[Source records — start]

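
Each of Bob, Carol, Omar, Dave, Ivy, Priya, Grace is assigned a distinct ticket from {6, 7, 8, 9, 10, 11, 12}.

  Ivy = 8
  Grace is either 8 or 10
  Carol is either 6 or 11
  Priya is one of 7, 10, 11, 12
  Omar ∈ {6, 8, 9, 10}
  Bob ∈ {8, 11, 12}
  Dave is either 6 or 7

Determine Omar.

Ivy must be 8 (only option left). Strike 8 from Bob, Omar, Grace.
That leaves Grace = 10. Strike 10 from Omar, Priya.
The 5 still-open variables together cover exactly {6, 7, 9, 11, 12} — 5 values for 5 variables — and 9 appears only in Omar's list, so Omar = 9.

9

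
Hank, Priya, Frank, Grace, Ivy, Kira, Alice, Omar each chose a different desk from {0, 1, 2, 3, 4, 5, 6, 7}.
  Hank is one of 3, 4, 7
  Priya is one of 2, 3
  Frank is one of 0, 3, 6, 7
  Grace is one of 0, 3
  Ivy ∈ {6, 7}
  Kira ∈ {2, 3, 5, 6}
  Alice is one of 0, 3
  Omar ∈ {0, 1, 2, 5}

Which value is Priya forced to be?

2

The 8 variables together cover exactly {0, 1, 2, 3, 4, 5, 6, 7} — 8 values for 8 variables — and 1 appears only in Omar's list, so Omar = 1.
Among the 7 still-open variables, 4 fits only Hank (and all 7 values in {0, 2, 3, 4, 5, 6, 7} must be used), so Hank = 4.
Among the 6 still-open variables, 5 fits only Kira (and all 6 values in {0, 2, 3, 5, 6, 7} must be used), so Kira = 5.
The 5 still-open variables draw from only 5 values {0, 2, 3, 6, 7}, so each is used; only Priya can be 2, hence Priya = 2.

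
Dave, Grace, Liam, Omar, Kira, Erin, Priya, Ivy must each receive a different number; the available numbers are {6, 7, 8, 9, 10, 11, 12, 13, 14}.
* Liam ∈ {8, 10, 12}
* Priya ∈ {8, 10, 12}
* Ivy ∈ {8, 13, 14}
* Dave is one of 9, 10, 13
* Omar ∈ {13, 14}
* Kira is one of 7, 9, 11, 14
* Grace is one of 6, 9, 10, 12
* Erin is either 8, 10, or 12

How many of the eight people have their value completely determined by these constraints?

Liam, Erin, Priya share exactly the 3 values {8, 10, 12}; by pigeonhole those values go to them, so strike 8, 10, 12 from Dave, Grace, Ivy.
The 2 variables Omar and Ivy are confined to {13, 14}, which locks those values in; drop them from Dave, Kira.
Dave must be 9 (only option left). Remove 9 from Grace, Kira.
Grace's domain is down to {6}, so Grace = 6.
Determined: Dave=9, Grace=6. The other people each still have more than one consistent value. That makes 2.

2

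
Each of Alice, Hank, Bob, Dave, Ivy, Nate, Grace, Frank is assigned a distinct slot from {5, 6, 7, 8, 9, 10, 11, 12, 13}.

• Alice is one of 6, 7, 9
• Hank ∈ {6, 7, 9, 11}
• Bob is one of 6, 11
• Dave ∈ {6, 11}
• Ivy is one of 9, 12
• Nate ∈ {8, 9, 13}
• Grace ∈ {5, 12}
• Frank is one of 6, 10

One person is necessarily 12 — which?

Bob and Dave between them cover only {6, 11} — a naked pair. Remove those values from Alice, Hank, Frank.
Frank must be 10 (only option left).
Alice and Hank between them cover only {7, 9} — a naked pair. Remove those values from Ivy, Nate.
So 12 goes to Ivy.

Ivy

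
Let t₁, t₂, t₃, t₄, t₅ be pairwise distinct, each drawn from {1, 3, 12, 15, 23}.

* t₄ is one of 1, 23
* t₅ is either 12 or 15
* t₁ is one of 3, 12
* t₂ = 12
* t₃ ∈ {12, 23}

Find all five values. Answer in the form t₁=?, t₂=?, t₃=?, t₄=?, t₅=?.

t₁=3, t₂=12, t₃=23, t₄=1, t₅=15

t₂ has just one choice, so t₂ = 12. So t₁, t₃, t₅ can't be 12.
t₃ must be 23 (only option left). Remove 23 from t₄.
That leaves t₄ = 1.
t₅'s domain is down to {15}, so t₅ = 15.
That leaves t₁ = 3.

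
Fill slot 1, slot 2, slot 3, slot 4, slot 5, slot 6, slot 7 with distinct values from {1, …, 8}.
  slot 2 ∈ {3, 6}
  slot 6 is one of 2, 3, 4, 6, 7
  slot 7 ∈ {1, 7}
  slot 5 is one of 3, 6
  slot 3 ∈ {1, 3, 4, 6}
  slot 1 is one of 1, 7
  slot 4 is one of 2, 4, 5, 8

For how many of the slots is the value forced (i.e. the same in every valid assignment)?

slot 1 and slot 7 between them cover only {1, 7} — a naked pair. Remove those values from slot 3, slot 6.
slot 2 and slot 5 share exactly the 2 values {3, 6}; by pigeonhole those values go to them, so strike 3, 6 from slot 3, slot 6.
slot 3's domain is down to {4}, so slot 3 = 4. Strike 4 from slot 4, slot 6.
slot 6 has just one choice, so slot 6 = 2. Strike 2 from slot 4.
Determined: slot 3=4, slot 6=2. The other slots each still have more than one consistent value. That makes 2.

2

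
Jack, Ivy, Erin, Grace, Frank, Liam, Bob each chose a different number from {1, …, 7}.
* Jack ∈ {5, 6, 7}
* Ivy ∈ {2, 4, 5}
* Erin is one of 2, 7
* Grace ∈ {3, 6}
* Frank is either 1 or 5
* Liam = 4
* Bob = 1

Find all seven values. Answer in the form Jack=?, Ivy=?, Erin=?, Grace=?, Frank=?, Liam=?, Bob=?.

Liam must be 4 (only option left). Strike 4 from Ivy.
Bob's domain is down to {1}, so Bob = 1. So Frank can't be 1.
Frank has just one choice, so Frank = 5. So Jack, Ivy can't be 5.
That leaves Ivy = 2. So Erin can't be 2.
Erin must be 7 (only option left). So Jack can't be 7.
Jack has just one choice, so Jack = 6. Eliminate 6 elsewhere: Grace.
Grace must be 3 (only option left).

Jack=6, Ivy=2, Erin=7, Grace=3, Frank=5, Liam=4, Bob=1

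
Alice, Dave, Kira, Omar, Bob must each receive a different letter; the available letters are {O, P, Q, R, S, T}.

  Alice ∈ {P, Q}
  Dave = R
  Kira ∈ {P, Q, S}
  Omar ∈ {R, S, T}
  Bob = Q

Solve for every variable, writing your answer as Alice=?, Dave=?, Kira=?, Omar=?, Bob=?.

Dave must be R (only option left). Remove R from Omar.
Bob's domain is down to {Q}, so Bob = Q. Eliminate Q elsewhere: Alice, Kira.
That leaves Alice = P. Strike P from Kira.
Kira must be S (only option left). Remove S from Omar.
Omar has just one choice, so Omar = T.

Alice=P, Dave=R, Kira=S, Omar=T, Bob=Q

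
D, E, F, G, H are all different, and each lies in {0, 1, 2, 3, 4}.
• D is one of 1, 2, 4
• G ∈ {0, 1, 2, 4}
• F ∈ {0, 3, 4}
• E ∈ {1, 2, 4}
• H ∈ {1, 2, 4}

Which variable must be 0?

The 5 variables together cover exactly {0, 1, 2, 3, 4} — 5 values for 5 variables — and 3 appears only in F's list, so F = 3.
Among the 4 still-open variables, 0 fits only G (and all 4 values in {0, 1, 2, 4} must be used), so G = 0.

G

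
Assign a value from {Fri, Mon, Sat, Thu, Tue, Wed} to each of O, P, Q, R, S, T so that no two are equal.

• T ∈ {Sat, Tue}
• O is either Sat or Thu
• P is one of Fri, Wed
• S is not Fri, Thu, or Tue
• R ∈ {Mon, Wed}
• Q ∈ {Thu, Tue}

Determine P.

The 6 variables draw from only 6 values {Fri, Mon, Sat, Thu, Tue, Wed}, so each is used; only P can be Fri, hence P = Fri.

Fri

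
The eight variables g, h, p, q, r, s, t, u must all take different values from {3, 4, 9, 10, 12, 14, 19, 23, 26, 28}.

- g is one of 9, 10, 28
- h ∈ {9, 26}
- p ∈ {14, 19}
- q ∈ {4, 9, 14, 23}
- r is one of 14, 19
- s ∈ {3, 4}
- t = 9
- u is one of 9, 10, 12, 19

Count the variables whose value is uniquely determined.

2

t's domain is down to {9}, so t = 9. So g, h, q, u can't be 9.
h must be 26 (only option left).
p and r between them cover only {14, 19} — a naked pair. Remove those values from q, u.
Determined: h=26, t=9. The other variables each still have more than one consistent value. That makes 2.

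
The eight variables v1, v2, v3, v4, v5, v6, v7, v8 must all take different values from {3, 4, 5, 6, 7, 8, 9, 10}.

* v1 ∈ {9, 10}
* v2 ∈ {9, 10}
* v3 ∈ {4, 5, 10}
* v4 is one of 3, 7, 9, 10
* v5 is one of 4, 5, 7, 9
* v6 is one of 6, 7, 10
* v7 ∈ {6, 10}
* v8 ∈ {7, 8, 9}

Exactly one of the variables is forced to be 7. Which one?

v6

Among the 8 variables, 3 fits only v4 (and all 8 values in {3, 4, 5, 6, 7, 8, 9, 10} must be used), so v4 = 3.
The 7 still-open variables together cover exactly {4, 5, 6, 7, 8, 9, 10} — 7 values for 7 variables — and 8 appears only in v8's list, so v8 = 8.
v1 and v2 between them cover only {9, 10} — a naked pair. Remove those values from v3, v5, v6, v7.
v7's domain is down to {6}, so v7 = 6. So v6 can't be 6.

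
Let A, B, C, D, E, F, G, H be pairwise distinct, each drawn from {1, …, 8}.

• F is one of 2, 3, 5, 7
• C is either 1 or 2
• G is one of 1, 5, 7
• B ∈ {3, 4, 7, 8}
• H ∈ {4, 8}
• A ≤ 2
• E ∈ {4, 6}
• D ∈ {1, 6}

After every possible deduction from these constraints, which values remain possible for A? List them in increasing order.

1, 2

A and C share exactly the 2 values {1, 2}; by pigeonhole those values go to them, so strike 1, 2 from D, F, G.
D must be 6 (only option left). Strike 6 from E.
That leaves E = 4. Eliminate 4 elsewhere: B, H.
H must be 8 (only option left). Remove 8 from B.
No further eliminations apply; A can still be any of 1, 2.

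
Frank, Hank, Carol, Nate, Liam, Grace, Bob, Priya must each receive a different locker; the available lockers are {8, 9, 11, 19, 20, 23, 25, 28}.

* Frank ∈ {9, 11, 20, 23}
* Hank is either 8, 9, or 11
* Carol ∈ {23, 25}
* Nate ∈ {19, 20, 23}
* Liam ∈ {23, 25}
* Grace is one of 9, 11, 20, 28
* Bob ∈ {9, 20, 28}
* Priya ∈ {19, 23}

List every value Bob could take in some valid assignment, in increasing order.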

[Source records — finish]

To do:
Set down, from the entries above, exactly the lines from the one with "one of 9, 12" up to and including the one with "one of 6, 10", and no other lines.

Answer for the task:
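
• Ivy is one of 9, 12
• Nate ∈ {8, 9, 13}
• Grace ∈ {5, 12}
• Frank is one of 6, 10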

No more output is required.